A faithful transcription of all the data is required.

=====

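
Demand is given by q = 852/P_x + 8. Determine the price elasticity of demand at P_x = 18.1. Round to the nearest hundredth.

At P_x = 18.1, q = 55.0718.
dq/dP_x = −852/P_x² = −2.6007.
Point elasticity E = (dq/dP_x)·(P_x/q) = -2.6007 × 18.1/55.0718 ≈ -0.85.
|E| < 1, so demand is inelastic at this price.

-0.85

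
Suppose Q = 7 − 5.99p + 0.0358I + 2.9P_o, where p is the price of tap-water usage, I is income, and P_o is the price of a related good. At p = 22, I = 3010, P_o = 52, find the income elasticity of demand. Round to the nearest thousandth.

0.805

First evaluate Q: 7 − 5.99(22) + 0.0358(3010) + 2.9(52) = 7 − 131.78 + 107.758 + 150.8 = 133.778.
∂Q/∂I = +0.0358, so E_I = 0.0358·(3010/133.778) ≈ 0.805.
E_I ∈ (0,1): normal good (necessity).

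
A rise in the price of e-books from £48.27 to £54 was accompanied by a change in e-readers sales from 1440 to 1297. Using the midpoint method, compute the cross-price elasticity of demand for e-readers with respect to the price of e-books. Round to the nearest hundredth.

-0.93

%ΔQ_x = (1297 − 1440)/[(1440+1297)/2] = -143/1368.5 ≈ -0.1045.
%ΔP_y = (54 − 48.27)/[(48.27+54)/2] ≈ 0.1121.
E_xy = -0.1045/0.1121 ≈ -0.93.
E_xy < 0, so e-readers and e-books are complements.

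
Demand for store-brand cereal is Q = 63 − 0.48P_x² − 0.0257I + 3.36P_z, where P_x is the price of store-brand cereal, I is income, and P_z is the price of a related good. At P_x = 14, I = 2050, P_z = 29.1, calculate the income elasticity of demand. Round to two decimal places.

-3.76

Substituting, Q = 63 − 0.48(14)² − 0.0257(2050) + 3.36(29.1) = 63 − 94.08 − 52.685 + 97.776 = 14.011.
∂Q/∂I = −0.0257, so E_I = -0.0257·(2050/14.011) ≈ -3.76.
E_I < 0: inferior good.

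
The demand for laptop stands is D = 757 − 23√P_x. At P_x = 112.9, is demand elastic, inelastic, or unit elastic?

inelastic

At P_x = 112.9, D = 512.6149.
dD/dP_x = −23/(2√P_x) = −23/(2·10.6254).
Point elasticity E = (dD/dP_x)·(P_x/D) = -1.0823 × 112.9/512.6149 ≈ -0.238.
|E| ≈ 0.238 < 1, so demand is inelastic.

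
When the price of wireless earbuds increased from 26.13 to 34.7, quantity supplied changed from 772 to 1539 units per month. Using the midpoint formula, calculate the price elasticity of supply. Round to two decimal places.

2.36

%Δq = (1539 − 772)/[(772 + 1539)/2] = 767/1155.5 ≈ 0.6638.
%ΔP = (34.7 − 26.13)/[(26.13 + 34.7)/2] = 8.57/30.415 ≈ 0.2818.
Arc elasticity E = %Δq/%ΔP ≈ 0.6638/0.2818 ≈ 2.36.
|E| > 1: supply is elastic over this range.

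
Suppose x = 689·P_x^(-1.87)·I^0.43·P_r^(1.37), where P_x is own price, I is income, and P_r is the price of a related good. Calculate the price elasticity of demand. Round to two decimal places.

-1.87

For a Cobb–Douglas (constant-elasticity) form x = A·P_x^α·…, the elasticity with respect to P_x equals the exponent α at every point.
Here the exponent on P_x is -1.87, so the price elasticity of demand is -1.87.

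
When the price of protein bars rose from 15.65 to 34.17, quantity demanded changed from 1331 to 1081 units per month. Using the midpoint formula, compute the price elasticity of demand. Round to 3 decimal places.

-0.279

%ΔQ = (1081 − 1331)/[(1331 + 1081)/2] = -250/1206 ≈ -0.2073.
%ΔP = (34.17 − 15.65)/[(15.65 + 34.17)/2] = 18.52/24.91 ≈ 0.7435.
Arc elasticity E = %ΔQ/%ΔP ≈ -0.2073/0.7435 ≈ -0.279.
|E| < 1: demand is inelastic over this range.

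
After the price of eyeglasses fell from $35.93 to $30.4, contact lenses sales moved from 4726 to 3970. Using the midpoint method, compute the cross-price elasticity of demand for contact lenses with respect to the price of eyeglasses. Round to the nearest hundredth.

%ΔQ_x = (3970 − 4726)/[(4726+3970)/2] = -756/4348 ≈ -0.1739.
%ΔP_y = (30.4 − 35.93)/[(35.93+30.4)/2] ≈ -0.1667.
E_xy = -0.1739/-0.1667 ≈ 1.04.
E_xy > 0, so contact lenses and eyeglasses are substitutes.

1.04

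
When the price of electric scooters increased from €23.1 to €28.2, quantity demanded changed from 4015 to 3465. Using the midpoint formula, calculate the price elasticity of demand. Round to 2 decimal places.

%ΔQ = (3465 − 4015)/[(4015 + 3465)/2] = -550/3740 ≈ -0.1471.
%Δp = (28.2 − 23.1)/[(23.1 + 28.2)/2] = 5.1/25.65 ≈ 0.1988.
Arc elasticity E = %ΔQ/%Δp ≈ -0.1471/0.1988 ≈ -0.74.
|E| < 1: demand is inelastic over this range.

-0.74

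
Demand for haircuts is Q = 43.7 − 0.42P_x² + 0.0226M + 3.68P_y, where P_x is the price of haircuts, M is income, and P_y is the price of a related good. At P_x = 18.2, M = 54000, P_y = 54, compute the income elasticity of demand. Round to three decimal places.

First evaluate Q: 43.7 − 0.42(18.2)² + 0.0226(54000) + 3.68(54) = 43.7 − 139.1208 + 1220.4 + 198.72 = 1323.6992.
∂Q/∂M = +0.0226, so E_I = 0.0226·(54000/1323.6992) ≈ 0.922.
E_I ∈ (0,1): normal good (necessity).

0.922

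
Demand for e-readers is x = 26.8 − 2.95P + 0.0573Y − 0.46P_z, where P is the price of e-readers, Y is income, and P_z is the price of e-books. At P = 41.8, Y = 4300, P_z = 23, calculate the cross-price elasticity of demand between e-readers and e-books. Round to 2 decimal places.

-0.08

Evaluating quantity at (P, Y, P_z) gives x = 26.8 − 2.95(41.8) + 0.0573(4300) − 0.46(23) = 26.8 − 123.31 + 246.39 − 10.58 = 139.3.
∂x/∂P_z = −0.46, so E_xy = -0.46·(23/139.3) ≈ -0.08.
E_xy < 0: the goods are complements.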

=====

◆ **Task solution**:
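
Demand is given by q = 852/P_x + 8. Determine the price elasticity of demand at P_x = 18.1. Round to the nearest hundredth.

At P_x = 18.1, q = 55.0718.
dq/dP_x = −852/P_x² = −2.6007.
Point elasticity E = (dq/dP_x)·(P_x/q) = -2.6007 × 18.1/55.0718 ≈ -0.85.
|E| < 1, so demand is inelastic at this price.

-0.85

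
Suppose Q = 7 − 5.99p + 0.0358I + 2.9P_o, where p is the price of tap-water usage, I is income, and P_o is the price of a related good. At p = 22, I = 3010, P_o = 52, find the income elasticity of demand. Round to the nearest thousandth.

0.805

First evaluate Q: 7 − 5.99(22) + 0.0358(3010) + 2.9(52) = 7 − 131.78 + 107.758 + 150.8 = 133.778.
∂Q/∂I = +0.0358, so E_I = 0.0358·(3010/133.778) ≈ 0.805.
E_I ∈ (0,1): normal good (necessity).

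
A rise in the price of e-books from £48.27 to £54 was accompanied by a change in e-readers sales from 1440 to 1297. Using the midpoint method, compute the cross-price elasticity of demand for e-readers with respect to the price of e-books. Round to the nearest hundredth.

-0.93

%ΔQ_x = (1297 − 1440)/[(1440+1297)/2] = -143/1368.5 ≈ -0.1045.
%ΔP_y = (54 − 48.27)/[(48.27+54)/2] ≈ 0.1121.
E_xy = -0.1045/0.1121 ≈ -0.93.
E_xy < 0, so e-readers and e-books are complements.

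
Demand for store-brand cereal is Q = 63 − 0.48P_x² − 0.0257I + 3.36P_z, where P_x is the price of store-brand cereal, I is income, and P_z is the price of a related good. At P_x = 14, I = 2050, P_z = 29.1, calculate the income elasticity of demand. Round to two decimal places.

-3.76

Substituting, Q = 63 − 0.48(14)² − 0.0257(2050) + 3.36(29.1) = 63 − 94.08 − 52.685 + 97.776 = 14.011.
∂Q/∂I = −0.0257, so E_I = -0.0257·(2050/14.011) ≈ -3.76.
E_I < 0: inferior good.

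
The demand for laptop stands is D = 757 − 23√P_x. At P_x = 112.9, is demand elastic, inelastic, or unit elastic?

inelastic

At P_x = 112.9, D = 512.6149.
dD/dP_x = −23/(2√P_x) = −23/(2·10.6254).
Point elasticity E = (dD/dP_x)·(P_x/D) = -1.0823 × 112.9/512.6149 ≈ -0.238.
|E| ≈ 0.238 < 1, so demand is inelastic.

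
When the price of wireless earbuds increased from 26.13 to 34.7, quantity supplied changed from 772 to 1539 units per month. Using the midpoint formula, calculate the price elasticity of supply. Round to two decimal places.

2.36

%Δq = (1539 − 772)/[(772 + 1539)/2] = 767/1155.5 ≈ 0.6638.
%ΔP = (34.7 − 26.13)/[(26.13 + 34.7)/2] = 8.57/30.415 ≈ 0.2818.
Arc elasticity E = %Δq/%ΔP ≈ 0.6638/0.2818 ≈ 2.36.
|E| > 1: supply is elastic over this range.

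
Suppose x = 689·P_x^(-1.87)·I^0.43·P_r^(1.37), where P_x is own price, I is income, and P_r is the price of a related good. Calculate the price elasticity of demand. Round to two decimal places.

-1.87

For a Cobb–Douglas (constant-elasticity) form x = A·P_x^α·…, the elasticity with respect to P_x equals the exponent α at every point.
Here the exponent on P_x is -1.87, so the price elasticity of demand is -1.87.

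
When the price of protein bars rose from 15.65 to 34.17, quantity demanded changed from 1331 to 1081 units per month. Using the midpoint formula, compute the price elasticity of demand. Round to 3 decimal places.

-0.279

%ΔQ = (1081 − 1331)/[(1331 + 1081)/2] = -250/1206 ≈ -0.2073.
%ΔP = (34.17 − 15.65)/[(15.65 + 34.17)/2] = 18.52/24.91 ≈ 0.7435.
Arc elasticity E = %ΔQ/%ΔP ≈ -0.2073/0.7435 ≈ -0.279.
|E| < 1: demand is inelastic over this range.

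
After the price of eyeglasses fell from $35.93 to $30.4, contact lenses sales moved from 4726 to 3970. Using the midpoint method, compute the cross-price elasticity of demand for contact lenses with respect to the price of eyeglasses. Round to the nearest hundredth.

%ΔQ_x = (3970 − 4726)/[(4726+3970)/2] = -756/4348 ≈ -0.1739.
%ΔP_y = (30.4 − 35.93)/[(35.93+30.4)/2] ≈ -0.1667.
E_xy = -0.1739/-0.1667 ≈ 1.04.
E_xy > 0, so contact lenses and eyeglasses are substitutes.

1.04

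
When the price of electric scooters increased from €23.1 to €28.2, quantity demanded changed from 4015 to 3465. Using the midpoint formula, calculate the price elasticity of demand. Round to 2 decimal places.

%ΔQ = (3465 − 4015)/[(4015 + 3465)/2] = -550/3740 ≈ -0.1471.
%Δp = (28.2 − 23.1)/[(23.1 + 28.2)/2] = 5.1/25.65 ≈ 0.1988.
Arc elasticity E = %ΔQ/%Δp ≈ -0.1471/0.1988 ≈ -0.74.
|E| < 1: demand is inelastic over this range.

-0.74

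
Demand for haircuts is Q = 43.7 − 0.42P_x² + 0.0226M + 3.68P_y, where P_x is the price of haircuts, M is income, and P_y is the price of a related good. At P_x = 18.2, M = 54000, P_y = 54, compute the income elasticity of demand. Round to three decimal places.

First evaluate Q: 43.7 − 0.42(18.2)² + 0.0226(54000) + 3.68(54) = 43.7 − 139.1208 + 1220.4 + 198.72 = 1323.6992.
∂Q/∂M = +0.0226, so E_I = 0.0226·(54000/1323.6992) ≈ 0.922.
E_I ∈ (0,1): normal good (necessity).

0.922

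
Demand for e-readers is x = 26.8 − 2.95P + 0.0573Y − 0.46P_z, where P is the price of e-readers, Y is income, and P_z is the price of e-books. At P = 41.8, Y = 4300, P_z = 23, calculate the cross-price elasticity of demand between e-readers and e-books. Round to 2 decimal places.

-0.08

Evaluating quantity at (P, Y, P_z) gives x = 26.8 − 2.95(41.8) + 0.0573(4300) − 0.46(23) = 26.8 − 123.31 + 246.39 − 10.58 = 139.3.
∂x/∂P_z = −0.46, so E_xy = -0.46·(23/139.3) ≈ -0.08.
E_xy < 0: the goods are complements.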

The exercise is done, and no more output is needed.